(EXERCISE DESCRIPTION) In the entries that follow, find the word "issue" and report each line it is on.

Saved entries:
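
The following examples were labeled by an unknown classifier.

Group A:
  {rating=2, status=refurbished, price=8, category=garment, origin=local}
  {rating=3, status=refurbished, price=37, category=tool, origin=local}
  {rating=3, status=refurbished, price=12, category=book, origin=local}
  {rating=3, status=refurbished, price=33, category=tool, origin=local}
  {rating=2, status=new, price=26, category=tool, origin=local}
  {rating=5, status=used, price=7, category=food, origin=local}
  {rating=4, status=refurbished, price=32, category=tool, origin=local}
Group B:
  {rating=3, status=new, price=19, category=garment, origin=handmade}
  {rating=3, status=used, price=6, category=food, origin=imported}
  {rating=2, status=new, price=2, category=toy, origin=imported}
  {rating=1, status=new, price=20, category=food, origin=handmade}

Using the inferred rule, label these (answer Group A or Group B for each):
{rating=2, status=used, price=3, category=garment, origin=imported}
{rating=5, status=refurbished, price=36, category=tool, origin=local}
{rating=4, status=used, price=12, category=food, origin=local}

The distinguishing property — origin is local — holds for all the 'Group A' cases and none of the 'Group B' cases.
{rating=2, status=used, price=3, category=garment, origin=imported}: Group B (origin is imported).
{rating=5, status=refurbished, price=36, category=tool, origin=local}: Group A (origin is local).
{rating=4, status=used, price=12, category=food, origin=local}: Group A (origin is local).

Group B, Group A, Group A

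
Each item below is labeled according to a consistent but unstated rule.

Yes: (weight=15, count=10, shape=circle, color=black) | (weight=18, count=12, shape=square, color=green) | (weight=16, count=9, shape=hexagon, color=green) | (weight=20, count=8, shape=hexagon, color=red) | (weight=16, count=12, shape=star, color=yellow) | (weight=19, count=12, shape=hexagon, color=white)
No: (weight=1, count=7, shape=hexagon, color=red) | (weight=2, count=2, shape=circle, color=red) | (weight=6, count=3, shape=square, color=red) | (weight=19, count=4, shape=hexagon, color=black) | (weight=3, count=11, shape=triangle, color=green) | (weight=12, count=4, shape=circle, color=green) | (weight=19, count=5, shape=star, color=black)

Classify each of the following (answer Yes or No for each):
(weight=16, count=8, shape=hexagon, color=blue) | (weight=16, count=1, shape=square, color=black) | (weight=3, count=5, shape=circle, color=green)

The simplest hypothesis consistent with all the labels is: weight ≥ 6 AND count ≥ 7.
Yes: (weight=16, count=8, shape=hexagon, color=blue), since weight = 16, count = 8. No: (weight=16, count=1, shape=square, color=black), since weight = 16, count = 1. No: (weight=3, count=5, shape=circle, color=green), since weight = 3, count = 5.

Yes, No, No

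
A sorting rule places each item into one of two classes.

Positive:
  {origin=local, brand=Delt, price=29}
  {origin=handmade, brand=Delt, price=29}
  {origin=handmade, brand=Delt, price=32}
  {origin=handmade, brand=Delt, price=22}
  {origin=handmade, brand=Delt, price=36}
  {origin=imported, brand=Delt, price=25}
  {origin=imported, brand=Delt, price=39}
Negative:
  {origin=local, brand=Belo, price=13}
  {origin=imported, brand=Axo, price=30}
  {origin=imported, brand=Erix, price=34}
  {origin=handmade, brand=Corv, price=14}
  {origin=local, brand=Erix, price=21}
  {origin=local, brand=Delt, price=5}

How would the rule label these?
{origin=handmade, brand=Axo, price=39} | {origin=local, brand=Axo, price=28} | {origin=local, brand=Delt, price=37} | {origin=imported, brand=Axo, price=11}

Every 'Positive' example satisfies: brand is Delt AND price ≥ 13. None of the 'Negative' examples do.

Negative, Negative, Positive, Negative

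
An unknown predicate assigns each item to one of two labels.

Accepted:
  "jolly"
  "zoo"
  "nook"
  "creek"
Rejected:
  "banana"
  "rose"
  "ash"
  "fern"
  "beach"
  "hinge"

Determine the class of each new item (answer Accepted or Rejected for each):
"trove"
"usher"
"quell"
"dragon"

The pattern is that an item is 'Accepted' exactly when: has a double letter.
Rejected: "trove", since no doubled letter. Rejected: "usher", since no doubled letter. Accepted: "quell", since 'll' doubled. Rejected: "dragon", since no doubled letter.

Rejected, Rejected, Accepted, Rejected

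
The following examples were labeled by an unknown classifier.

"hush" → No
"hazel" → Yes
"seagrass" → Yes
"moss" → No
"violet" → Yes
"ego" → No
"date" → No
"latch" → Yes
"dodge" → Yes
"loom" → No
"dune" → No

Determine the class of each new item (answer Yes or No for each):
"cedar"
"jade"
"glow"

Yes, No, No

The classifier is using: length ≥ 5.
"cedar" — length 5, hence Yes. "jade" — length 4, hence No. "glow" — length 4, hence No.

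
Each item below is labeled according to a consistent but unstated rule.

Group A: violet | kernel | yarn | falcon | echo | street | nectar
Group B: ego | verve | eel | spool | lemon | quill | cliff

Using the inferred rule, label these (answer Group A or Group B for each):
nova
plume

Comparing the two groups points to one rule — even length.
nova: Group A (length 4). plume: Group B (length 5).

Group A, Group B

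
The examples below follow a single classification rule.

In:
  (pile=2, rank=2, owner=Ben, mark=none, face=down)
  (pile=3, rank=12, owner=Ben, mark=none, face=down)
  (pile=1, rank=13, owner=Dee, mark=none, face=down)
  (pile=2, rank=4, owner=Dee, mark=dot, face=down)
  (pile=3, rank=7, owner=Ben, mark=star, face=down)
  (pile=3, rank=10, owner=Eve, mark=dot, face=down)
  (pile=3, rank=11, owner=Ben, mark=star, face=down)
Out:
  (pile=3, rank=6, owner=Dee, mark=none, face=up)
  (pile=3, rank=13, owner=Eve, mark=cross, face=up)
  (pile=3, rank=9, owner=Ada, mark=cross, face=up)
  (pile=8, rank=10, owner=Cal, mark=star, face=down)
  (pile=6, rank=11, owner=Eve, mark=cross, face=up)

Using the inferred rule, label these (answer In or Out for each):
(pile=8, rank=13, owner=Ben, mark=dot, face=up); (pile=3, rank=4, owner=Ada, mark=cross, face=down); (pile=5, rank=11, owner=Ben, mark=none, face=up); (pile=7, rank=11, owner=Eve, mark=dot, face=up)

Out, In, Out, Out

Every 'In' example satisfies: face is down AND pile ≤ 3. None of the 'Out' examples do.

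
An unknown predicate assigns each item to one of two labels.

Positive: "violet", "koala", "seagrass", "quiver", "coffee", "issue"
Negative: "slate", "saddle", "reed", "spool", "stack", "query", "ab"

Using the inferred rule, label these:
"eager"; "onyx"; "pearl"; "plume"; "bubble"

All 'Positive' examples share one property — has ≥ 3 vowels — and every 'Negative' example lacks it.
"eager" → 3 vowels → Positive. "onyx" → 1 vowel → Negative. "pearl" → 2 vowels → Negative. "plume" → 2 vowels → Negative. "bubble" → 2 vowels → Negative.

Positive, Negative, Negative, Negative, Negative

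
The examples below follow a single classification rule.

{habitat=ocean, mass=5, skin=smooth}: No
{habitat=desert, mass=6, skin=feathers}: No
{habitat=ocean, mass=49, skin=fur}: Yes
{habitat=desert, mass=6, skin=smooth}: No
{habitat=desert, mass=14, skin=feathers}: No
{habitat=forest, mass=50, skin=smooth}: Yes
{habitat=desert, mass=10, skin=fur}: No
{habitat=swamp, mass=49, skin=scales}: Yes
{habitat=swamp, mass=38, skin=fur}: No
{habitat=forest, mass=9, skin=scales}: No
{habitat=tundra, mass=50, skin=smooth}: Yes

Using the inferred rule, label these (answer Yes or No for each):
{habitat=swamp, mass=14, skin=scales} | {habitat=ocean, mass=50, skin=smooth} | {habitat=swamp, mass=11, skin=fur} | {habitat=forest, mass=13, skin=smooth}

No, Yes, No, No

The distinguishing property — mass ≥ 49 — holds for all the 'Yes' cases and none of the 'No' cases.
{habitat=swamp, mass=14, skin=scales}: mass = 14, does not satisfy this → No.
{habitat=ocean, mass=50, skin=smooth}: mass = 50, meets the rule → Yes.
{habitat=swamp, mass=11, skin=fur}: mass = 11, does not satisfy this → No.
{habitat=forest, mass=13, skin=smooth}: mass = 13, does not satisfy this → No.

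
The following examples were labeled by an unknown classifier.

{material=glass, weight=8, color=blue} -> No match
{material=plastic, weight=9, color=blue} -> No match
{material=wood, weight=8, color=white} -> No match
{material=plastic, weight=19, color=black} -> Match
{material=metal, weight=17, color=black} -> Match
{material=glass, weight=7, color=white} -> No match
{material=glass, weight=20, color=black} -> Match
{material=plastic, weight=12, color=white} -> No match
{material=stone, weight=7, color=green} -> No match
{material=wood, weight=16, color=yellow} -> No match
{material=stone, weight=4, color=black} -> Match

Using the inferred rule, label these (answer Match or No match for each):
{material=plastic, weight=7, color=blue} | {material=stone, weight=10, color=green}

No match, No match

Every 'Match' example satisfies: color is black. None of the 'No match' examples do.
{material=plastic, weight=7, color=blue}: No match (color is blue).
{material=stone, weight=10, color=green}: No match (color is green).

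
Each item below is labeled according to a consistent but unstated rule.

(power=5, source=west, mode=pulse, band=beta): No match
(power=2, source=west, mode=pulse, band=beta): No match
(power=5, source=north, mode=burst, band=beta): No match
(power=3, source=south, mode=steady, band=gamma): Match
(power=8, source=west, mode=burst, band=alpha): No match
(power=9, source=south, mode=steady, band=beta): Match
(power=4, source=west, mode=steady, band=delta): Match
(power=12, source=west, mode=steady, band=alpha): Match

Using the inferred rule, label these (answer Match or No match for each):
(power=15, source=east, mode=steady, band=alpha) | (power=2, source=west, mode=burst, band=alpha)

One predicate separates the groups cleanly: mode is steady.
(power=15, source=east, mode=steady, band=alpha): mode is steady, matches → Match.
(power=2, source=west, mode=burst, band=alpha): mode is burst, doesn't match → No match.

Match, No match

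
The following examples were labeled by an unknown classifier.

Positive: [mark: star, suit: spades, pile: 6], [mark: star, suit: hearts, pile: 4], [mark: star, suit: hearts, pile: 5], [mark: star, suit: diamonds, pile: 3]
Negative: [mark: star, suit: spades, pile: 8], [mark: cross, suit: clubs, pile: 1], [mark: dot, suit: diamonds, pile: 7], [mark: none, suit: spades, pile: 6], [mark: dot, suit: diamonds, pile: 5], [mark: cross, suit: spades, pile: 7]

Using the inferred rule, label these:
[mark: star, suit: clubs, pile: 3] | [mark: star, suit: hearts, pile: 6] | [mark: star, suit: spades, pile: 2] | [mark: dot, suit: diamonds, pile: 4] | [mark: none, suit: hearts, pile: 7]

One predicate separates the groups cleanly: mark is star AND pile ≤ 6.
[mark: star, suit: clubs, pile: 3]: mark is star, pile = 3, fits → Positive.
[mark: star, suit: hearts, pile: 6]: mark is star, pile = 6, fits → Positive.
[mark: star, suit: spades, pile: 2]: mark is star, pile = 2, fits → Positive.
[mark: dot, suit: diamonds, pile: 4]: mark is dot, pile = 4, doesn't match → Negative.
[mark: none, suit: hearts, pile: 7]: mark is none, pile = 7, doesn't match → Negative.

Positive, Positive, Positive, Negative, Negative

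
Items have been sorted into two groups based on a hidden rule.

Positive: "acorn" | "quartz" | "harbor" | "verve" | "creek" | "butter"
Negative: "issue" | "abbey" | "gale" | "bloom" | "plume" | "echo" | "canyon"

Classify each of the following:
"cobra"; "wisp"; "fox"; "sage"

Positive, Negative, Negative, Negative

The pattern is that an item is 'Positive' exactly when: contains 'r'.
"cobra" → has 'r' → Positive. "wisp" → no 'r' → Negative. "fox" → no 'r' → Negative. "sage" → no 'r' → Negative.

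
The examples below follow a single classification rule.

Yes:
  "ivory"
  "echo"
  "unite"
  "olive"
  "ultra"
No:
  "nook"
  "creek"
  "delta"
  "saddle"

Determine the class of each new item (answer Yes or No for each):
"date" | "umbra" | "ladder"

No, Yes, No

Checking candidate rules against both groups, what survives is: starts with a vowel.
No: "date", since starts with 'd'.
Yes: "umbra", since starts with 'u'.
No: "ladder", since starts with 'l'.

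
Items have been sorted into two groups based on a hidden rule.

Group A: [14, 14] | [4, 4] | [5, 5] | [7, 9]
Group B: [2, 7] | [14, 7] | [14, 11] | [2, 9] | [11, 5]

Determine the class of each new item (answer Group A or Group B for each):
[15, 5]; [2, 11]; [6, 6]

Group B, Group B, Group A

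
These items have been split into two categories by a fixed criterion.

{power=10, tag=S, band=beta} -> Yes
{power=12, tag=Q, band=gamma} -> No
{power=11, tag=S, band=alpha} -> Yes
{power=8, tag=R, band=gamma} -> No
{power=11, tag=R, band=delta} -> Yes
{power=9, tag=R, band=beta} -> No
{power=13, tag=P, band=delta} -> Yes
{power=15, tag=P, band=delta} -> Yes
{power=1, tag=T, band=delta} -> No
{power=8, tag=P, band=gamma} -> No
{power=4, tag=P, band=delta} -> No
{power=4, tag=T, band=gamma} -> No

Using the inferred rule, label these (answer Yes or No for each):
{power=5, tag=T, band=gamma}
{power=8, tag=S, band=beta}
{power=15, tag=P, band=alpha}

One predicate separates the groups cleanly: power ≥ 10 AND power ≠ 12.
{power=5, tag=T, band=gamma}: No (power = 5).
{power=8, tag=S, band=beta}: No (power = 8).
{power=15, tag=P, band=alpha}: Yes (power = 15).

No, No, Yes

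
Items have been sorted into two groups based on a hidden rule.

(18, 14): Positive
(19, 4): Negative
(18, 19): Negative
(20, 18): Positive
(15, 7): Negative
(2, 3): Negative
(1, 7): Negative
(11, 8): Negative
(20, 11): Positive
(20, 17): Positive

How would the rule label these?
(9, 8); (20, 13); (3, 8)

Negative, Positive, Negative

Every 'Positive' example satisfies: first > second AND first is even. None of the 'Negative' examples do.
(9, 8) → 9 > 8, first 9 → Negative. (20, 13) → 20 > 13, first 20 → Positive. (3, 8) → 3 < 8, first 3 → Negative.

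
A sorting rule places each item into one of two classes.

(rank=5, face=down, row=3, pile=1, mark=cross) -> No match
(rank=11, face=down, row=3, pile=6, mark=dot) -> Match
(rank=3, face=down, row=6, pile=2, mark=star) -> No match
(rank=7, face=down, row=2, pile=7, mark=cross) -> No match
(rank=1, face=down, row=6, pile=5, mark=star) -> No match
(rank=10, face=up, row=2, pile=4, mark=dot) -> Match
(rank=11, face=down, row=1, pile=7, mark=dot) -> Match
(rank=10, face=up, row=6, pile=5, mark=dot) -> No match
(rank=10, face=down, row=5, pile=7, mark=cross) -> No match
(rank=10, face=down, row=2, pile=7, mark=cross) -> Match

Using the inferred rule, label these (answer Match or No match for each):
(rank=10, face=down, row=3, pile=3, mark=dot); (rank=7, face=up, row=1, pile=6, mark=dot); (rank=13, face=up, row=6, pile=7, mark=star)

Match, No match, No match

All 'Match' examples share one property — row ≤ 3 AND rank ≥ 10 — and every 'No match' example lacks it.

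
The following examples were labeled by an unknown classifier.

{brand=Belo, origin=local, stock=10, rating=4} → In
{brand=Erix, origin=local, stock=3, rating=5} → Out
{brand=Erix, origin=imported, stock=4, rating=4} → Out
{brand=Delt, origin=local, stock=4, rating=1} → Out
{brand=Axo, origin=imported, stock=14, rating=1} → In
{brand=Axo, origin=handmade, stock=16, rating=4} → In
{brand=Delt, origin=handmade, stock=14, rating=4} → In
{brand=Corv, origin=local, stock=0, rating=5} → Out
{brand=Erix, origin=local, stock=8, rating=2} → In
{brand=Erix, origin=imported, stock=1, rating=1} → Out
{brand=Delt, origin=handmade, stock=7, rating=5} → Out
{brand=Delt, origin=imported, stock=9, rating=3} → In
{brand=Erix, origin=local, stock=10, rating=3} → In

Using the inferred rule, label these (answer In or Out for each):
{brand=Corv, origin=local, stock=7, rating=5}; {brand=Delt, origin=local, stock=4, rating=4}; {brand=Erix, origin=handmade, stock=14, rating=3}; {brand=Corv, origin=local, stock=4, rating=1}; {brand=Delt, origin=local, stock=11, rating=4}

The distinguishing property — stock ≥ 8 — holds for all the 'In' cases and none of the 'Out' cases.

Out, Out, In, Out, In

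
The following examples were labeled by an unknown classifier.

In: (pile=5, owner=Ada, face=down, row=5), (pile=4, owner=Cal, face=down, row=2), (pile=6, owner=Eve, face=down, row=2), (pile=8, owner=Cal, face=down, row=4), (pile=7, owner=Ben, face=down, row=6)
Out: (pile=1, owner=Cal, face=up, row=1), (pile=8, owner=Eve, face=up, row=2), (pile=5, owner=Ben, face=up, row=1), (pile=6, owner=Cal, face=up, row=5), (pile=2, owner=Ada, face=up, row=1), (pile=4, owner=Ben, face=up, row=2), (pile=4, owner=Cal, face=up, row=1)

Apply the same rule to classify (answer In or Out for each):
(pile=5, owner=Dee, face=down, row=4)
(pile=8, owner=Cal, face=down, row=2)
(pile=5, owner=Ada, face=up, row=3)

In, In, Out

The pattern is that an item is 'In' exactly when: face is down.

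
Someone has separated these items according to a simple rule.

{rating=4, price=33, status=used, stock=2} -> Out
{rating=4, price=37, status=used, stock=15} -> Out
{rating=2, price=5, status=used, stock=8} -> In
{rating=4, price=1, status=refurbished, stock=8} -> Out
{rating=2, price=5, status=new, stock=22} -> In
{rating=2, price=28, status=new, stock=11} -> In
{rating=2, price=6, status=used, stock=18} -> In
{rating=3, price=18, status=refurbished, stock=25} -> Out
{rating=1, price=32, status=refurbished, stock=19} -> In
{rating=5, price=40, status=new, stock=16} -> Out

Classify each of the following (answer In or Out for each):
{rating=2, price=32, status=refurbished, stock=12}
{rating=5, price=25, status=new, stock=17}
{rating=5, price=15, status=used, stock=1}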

(RESULT FOR THIS EXERCISE)
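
Positive: "violet", "koala", "seagrass", "quiver", "coffee", "issue"
Negative: "issue" | "abbey" | "gale" | "bloom" | "plume" | "echo" | "canyon"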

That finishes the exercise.